(Dataset items)
:::

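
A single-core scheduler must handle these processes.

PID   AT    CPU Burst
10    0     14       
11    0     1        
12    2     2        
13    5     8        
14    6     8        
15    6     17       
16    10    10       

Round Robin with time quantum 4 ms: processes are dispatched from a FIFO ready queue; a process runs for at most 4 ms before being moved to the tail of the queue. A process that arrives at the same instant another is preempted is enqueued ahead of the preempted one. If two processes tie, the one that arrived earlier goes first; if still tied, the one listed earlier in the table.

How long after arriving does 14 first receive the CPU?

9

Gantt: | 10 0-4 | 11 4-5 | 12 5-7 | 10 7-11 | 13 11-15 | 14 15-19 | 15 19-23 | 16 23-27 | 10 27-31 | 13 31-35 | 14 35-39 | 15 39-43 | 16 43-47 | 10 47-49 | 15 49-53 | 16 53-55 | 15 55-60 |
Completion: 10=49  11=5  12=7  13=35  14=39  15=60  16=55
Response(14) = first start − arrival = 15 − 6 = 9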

:::

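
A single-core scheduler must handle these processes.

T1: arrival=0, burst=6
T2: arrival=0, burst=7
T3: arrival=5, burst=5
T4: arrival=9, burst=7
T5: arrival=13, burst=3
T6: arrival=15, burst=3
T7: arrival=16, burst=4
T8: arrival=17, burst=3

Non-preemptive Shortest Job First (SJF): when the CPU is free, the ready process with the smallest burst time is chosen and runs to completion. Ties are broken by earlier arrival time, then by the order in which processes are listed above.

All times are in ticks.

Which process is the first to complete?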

:::

## What to produce
Scan the entries above. Copy each line that has the string "runs".

## Answer box
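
Round Robin with time quantum 4 ms: processes are dispatched from a FIFO ready queue; a process runs for at most 4 ms before being moved to the tail of the queue. A process that arrives at the same instant another is preempted is enqueued ahead of the preempted one. If two processes tie, the one that arrived earlier goes first; if still tied, the one listed earlier in the table.
Non-preemptive Shortest Job First (SJF): when the CPU is free, the ready process with the smallest burst time is chosen and runs to completion. Ties are broken by earlier arrival time, then by the order in which processes are listed above.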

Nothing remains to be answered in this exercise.